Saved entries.
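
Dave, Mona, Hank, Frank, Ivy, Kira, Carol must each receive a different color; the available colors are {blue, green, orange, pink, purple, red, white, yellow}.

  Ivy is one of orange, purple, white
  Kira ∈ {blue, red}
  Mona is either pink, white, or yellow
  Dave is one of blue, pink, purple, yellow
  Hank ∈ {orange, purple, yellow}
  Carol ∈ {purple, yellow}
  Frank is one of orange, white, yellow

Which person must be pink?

The 7 variables draw from only 7 values {blue, orange, pink, purple, red, white, yellow}, so each is used; only Kira can be red, hence Kira = red.
The 6 still-open variables draw from only 6 values {blue, orange, pink, purple, white, yellow}, so each is used; only Dave can be blue, hence Dave = blue.
The 5 still-open variables together cover exactly {orange, pink, purple, white, yellow} — 5 values for 5 variables — and pink appears only in Mona's list, so Mona = pink.

Mona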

EXERCISE DETAILS.
Find every line in the records above that contains the word "Frank", and copy each one.

SOLUTION.
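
Dave, Mona, Hank, Frank, Ivy, Kira, Carol must each receive a different color; the available colors are {blue, green, orange, pink, purple, red, white, yellow}.
  Frank is one of orange, white, yellow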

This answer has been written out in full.